_Task objective:_
Everything in the listing below must be duplicated exactly.

_Supplied information:_

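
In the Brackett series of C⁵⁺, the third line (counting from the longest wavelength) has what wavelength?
60.14 nm

The lines of a series are numbered from the longest wavelength (smallest ΔE) outward; the third line is the transition from n = n_f + 3 to n_f.
The Brackett series has all transitions ending at n_f = 4.

For C⁵⁺ (Z = 6), the third line (γ-line) is the jump from n = 7 to n = 4:
E_7 = -13.6057 × 6² / 7² = -9.9960 eV
E_4 = -13.6057 × 6² / 4² = -30.6128 eV
ΔE = E_7 - E_4 = 20.6168 eV

λ = hc/E = 1239.84 eV·nm / 20.6168 eV
λ = 60.14 nm

This is the γ-line of the Brackett series in C⁵⁺.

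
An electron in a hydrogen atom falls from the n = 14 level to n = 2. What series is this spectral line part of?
Balmer series

The spectral series in hydrogen are named based on the final (lower) energy level:
- Lyman series: n_final = 1 (ultraviolet)
- Balmer series: n_final = 2 (visible/near-UV)
- Paschen series: n_final = 3 (infrared)
- Brackett series: n_final = 4 (infrared)
- Pfund series: n_final = 5 (far infrared)

Since this transition ends at n = 2, it belongs to the Balmer series.

For reference, this 14 → 2 line has photon energy
ΔE = 13.6057 eV × (1/2² - 1/14²) = 3.33200816 eV,
corresponding to wavelength λ = hc/ΔE = 1239.84 eV·nm / 3.33200816 eV = 372.0999 nm in the visible/near-UV region.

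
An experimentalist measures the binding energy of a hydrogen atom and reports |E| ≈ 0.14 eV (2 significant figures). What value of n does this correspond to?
n = 10

The exact energy levels follow E_n = -13.6057 eV / n².

The measured value (-0.14 eV) is reported to only 2 significant figures, so we must test candidate n values and see which one matches to that precision.

Candidate energies:
  n = 8:  E = -13.6057/8² = -0.21259 eV
  n = 9:  E = -13.6057/9² = -0.16797 eV
  n = 10:  E = -13.6057/10² = -0.13606 eV  ← matches
  n = 11:  E = -13.6057/11² = -0.11244 eV
  n = 12:  E = -13.6057/12² = -0.09448 eV

Checking against the measurement of -0.14 eV (2 sig figs), only n = 10 agrees:
E_10 = -0.13606 eV, which rounds to -0.14 eV ✓

Therefore n = 10.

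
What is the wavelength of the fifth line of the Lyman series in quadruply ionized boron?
3.74921 nm

The lines of a series are numbered from the longest wavelength (smallest ΔE) outward; the fifth line is the transition from n = n_f + 5 to n_f.
The Lyman series has all transitions ending at n_f = 1.

For B⁴⁺ (Z = 5), the fifth line (ε-line) is the jump from n = 6 to n = 1:
E_6 = -13.6057 × 5² / 6² = -9.4484028 eV
E_1 = -13.6057 × 5² / 1² = -340.1425000 eV
ΔE = E_6 - E_1 = 330.6940972 eV

λ = hc/E = 1239.84 eV·nm / 330.6940972 eV
λ = 3.74921 nm

This is the ε-line of the Lyman series in B⁴⁺.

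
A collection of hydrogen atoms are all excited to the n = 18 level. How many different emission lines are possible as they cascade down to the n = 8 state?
55

The electron can occupy levels n = 8, 9, ..., 18 during de-excitation — that is m = 18 - 8 + 1 = 11 distinct levels.

The number of distinct spectral lines equals the number of ways to choose 2 of these m levels (each pair gives one possible emission transition):

Number of lines = m(m-1)/2 = 11×10/2 = 55

These correspond to all possible transitions between the 11 levels:
18 → 17, 18 → 16, 18 → 15, 18 → 14, 18 → 13, 18 → 12, 18 → 11, 18 → 10...

Each transition produces a photon with a unique energy (and thus wavelength). This count does not depend on Z.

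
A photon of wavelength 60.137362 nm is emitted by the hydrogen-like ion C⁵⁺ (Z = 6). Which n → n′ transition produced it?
n = 7 → n = 4

First, find the photon energy from the wavelength (hc = 1239.84 eV·nm):
E = hc/λ = 1239.84 eV·nm / 60.137362 nm = 20.616801 eV

The energy levels of C⁵⁺ satisfy E_n = -13.6057 × 6² / n² eV, so an emission n_i → n_f releases
ΔE = 13.6057 × 6² × (1/n_f² − 1/n_i²) eV.

Setting ΔE equal to the photon energy:
1/n_f² − 1/n_i² = 20.616801 / (13.6057 × 6²) = 0.042091838

Since 1/n_i² must be positive, we need 1/n_f² > 0.042091838, i.e. n_f ≤ 4. For each allowed n_f, solve n_i = (1/n_f² − 0.042091838)^(−1/2) and check whether it is a whole number:
  n_f = 1: 1/n_i² = 1.000000000 − 0.042091838 = 0.957908162 → n_i = 1.022  (not an integer) ✗
  n_f = 2: 1/n_i² = 0.250000000 − 0.042091838 = 0.207908162 → n_i = 2.193  (not an integer) ✗
  n_f = 3: 1/n_i² = 0.111111111 − 0.042091838 = 0.069019273 → n_i = 3.806  (not an integer) ✗
  n_f = 4: 1/n_i² = 0.062500000 − 0.042091838 = 0.020408162 → n_i = 7.000  → integer, n_i = 7 ✓

Only n_f = 4 gives an integer upper level, n_i = 7.

The transition is from n = 7 to n = 4 (emission).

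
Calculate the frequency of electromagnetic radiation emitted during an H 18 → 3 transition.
3.55384e+14 Hz

First, find the transition energy:
E_18 = -13.6057 / 18² = -0.04199290 eV
E_3 = -13.6057 / 3² = -1.51174444 eV
|ΔE| = |E_3 - E_18| = 1.46975154 eV

Convert to Joules: E = 1.46975154 eV × (1.602177 × 10⁻¹⁹ J/eV) = 2.3548021e-19 J

Using E = hf:
f = E/h = 2.3548021e-19 J / (6.62607 × 10⁻³⁴ J·s)
f = 3.55384e+14 Hz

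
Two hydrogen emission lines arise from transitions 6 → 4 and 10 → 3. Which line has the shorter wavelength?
10 → 3

Calculate the energy for each transition:

Transition 6 → 4:
ΔE₁ = |E_4 - E_6| = |-13.6057/4² - (-13.6057/6²)|
ΔE₁ = |-0.85035625000 - (-0.37793611111)| = 0.47242014 eV

Transition 10 → 3:
ΔE₂ = |E_3 - E_10| = |-13.6057/3² - (-13.6057/10²)|
ΔE₂ = |-1.51174444444 - (-0.13605700000)| = 1.37568744 eV

Since 1.37568744 eV > 0.47242014 eV, the transition 10 → 3 emits the more energetic photon.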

_Answer:_
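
In the Brackett series of C⁵⁺, the third line (counting from the longest wavelength) has what wavelength?
60.14 nm

The lines of a series are numbered from the longest wavelength (smallest ΔE) outward; the third line is the transition from n = n_f + 3 to n_f.
The Brackett series has all transitions ending at n_f = 4.

For C⁵⁺ (Z = 6), the third line (γ-line) is the jump from n = 7 to n = 4:
E_7 = -13.6057 × 6² / 7² = -9.9960 eV
E_4 = -13.6057 × 6² / 4² = -30.6128 eV
ΔE = E_7 - E_4 = 20.6168 eV

λ = hc/E = 1239.84 eV·nm / 20.6168 eV
λ = 60.14 nm

This is the γ-line of the Brackett series in C⁵⁺.

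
An electron in a hydrogen atom falls from the n = 14 level to n = 2. What series is this spectral line part of?
Balmer series

The spectral series in hydrogen are named based on the final (lower) energy level:
- Lyman series: n_final = 1 (ultraviolet)
- Balmer series: n_final = 2 (visible/near-UV)
- Paschen series: n_final = 3 (infrared)
- Brackett series: n_final = 4 (infrared)
- Pfund series: n_final = 5 (far infrared)

Since this transition ends at n = 2, it belongs to the Balmer series.

For reference, this 14 → 2 line has photon energy
ΔE = 13.6057 eV × (1/2² - 1/14²) = 3.33200816 eV,
corresponding to wavelength λ = hc/ΔE = 1239.84 eV·nm / 3.33200816 eV = 372.0999 nm in the visible/near-UV region.

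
An experimentalist measures the binding energy of a hydrogen atom and reports |E| ≈ 0.14 eV (2 significant figures). What value of n does this correspond to?
n = 10

The exact energy levels follow E_n = -13.6057 eV / n².

The measured value (-0.14 eV) is reported to only 2 significant figures, so we must test candidate n values and see which one matches to that precision.

Candidate energies:
  n = 8:  E = -13.6057/8² = -0.21259 eV
  n = 9:  E = -13.6057/9² = -0.16797 eV
  n = 10:  E = -13.6057/10² = -0.13606 eV  ← matches
  n = 11:  E = -13.6057/11² = -0.11244 eV
  n = 12:  E = -13.6057/12² = -0.09448 eV

Checking against the measurement of -0.14 eV (2 sig figs), only n = 10 agrees:
E_10 = -0.13606 eV, which rounds to -0.14 eV ✓

Therefore n = 10.

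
What is the wavelength of the fifth line of the Lyman series in quadruply ionized boron?
3.74921 nm

The lines of a series are numbered from the longest wavelength (smallest ΔE) outward; the fifth line is the transition from n = n_f + 5 to n_f.
The Lyman series has all transitions ending at n_f = 1.

For B⁴⁺ (Z = 5), the fifth line (ε-line) is the jump from n = 6 to n = 1:
E_6 = -13.6057 × 5² / 6² = -9.4484028 eV
E_1 = -13.6057 × 5² / 1² = -340.1425000 eV
ΔE = E_6 - E_1 = 330.6940972 eV

λ = hc/E = 1239.84 eV·nm / 330.6940972 eV
λ = 3.74921 nm

This is the ε-line of the Lyman series in B⁴⁺.

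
A collection of hydrogen atoms are all excited to the n = 18 level. How many different emission lines are possible as they cascade down to the n = 8 state?
55

The electron can occupy levels n = 8, 9, ..., 18 during de-excitation — that is m = 18 - 8 + 1 = 11 distinct levels.

The number of distinct spectral lines equals the number of ways to choose 2 of these m levels (each pair gives one possible emission transition):

Number of lines = m(m-1)/2 = 11×10/2 = 55

These correspond to all possible transitions between the 11 levels:
18 → 17, 18 → 16, 18 → 15, 18 → 14, 18 → 13, 18 → 12, 18 → 11, 18 → 10...

Each transition produces a photon with a unique energy (and thus wavelength). This count does not depend on Z.

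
A photon of wavelength 60.137362 nm is emitted by the hydrogen-like ion C⁵⁺ (Z = 6). Which n → n′ transition produced it?
n = 7 → n = 4

First, find the photon energy from the wavelength (hc = 1239.84 eV·nm):
E = hc/λ = 1239.84 eV·nm / 60.137362 nm = 20.616801 eV

The energy levels of C⁵⁺ satisfy E_n = -13.6057 × 6² / n² eV, so an emission n_i → n_f releases
ΔE = 13.6057 × 6² × (1/n_f² − 1/n_i²) eV.

Setting ΔE equal to the photon energy:
1/n_f² − 1/n_i² = 20.616801 / (13.6057 × 6²) = 0.042091838

Since 1/n_i² must be positive, we need 1/n_f² > 0.042091838, i.e. n_f ≤ 4. For each allowed n_f, solve n_i = (1/n_f² − 0.042091838)^(−1/2) and check whether it is a whole number:
  n_f = 1: 1/n_i² = 1.000000000 − 0.042091838 = 0.957908162 → n_i = 1.022  (not an integer) ✗
  n_f = 2: 1/n_i² = 0.250000000 − 0.042091838 = 0.207908162 → n_i = 2.193  (not an integer) ✗
  n_f = 3: 1/n_i² = 0.111111111 − 0.042091838 = 0.069019273 → n_i = 3.806  (not an integer) ✗
  n_f = 4: 1/n_i² = 0.062500000 − 0.042091838 = 0.020408162 → n_i = 7.000  → integer, n_i = 7 ✓

Only n_f = 4 gives an integer upper level, n_i = 7.

The transition is from n = 7 to n = 4 (emission).

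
Calculate the frequency of electromagnetic radiation emitted during an H 18 → 3 transition.
3.55384e+14 Hz

First, find the transition energy:
E_18 = -13.6057 / 18² = -0.04199290 eV
E_3 = -13.6057 / 3² = -1.51174444 eV
|ΔE| = |E_3 - E_18| = 1.46975154 eV

Convert to Joules: E = 1.46975154 eV × (1.602177 × 10⁻¹⁹ J/eV) = 2.3548021e-19 J

Using E = hf:
f = E/h = 2.3548021e-19 J / (6.62607 × 10⁻³⁴ J·s)
f = 3.55384e+14 Hz

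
Two hydrogen emission lines arise from transitions 6 → 4 and 10 → 3. Which line has the shorter wavelength?
10 → 3

Calculate the energy for each transition:

Transition 6 → 4:
ΔE₁ = |E_4 - E_6| = |-13.6057/4² - (-13.6057/6²)|
ΔE₁ = |-0.85035625000 - (-0.37793611111)| = 0.47242014 eV

Transition 10 → 3:
ΔE₂ = |E_3 - E_10| = |-13.6057/3² - (-13.6057/10²)|
ΔE₂ = |-1.51174444444 - (-0.13605700000)| = 1.37568744 eV

Since 1.37568744 eV > 0.47242014 eV, the transition 10 → 3 emits the more energetic photon.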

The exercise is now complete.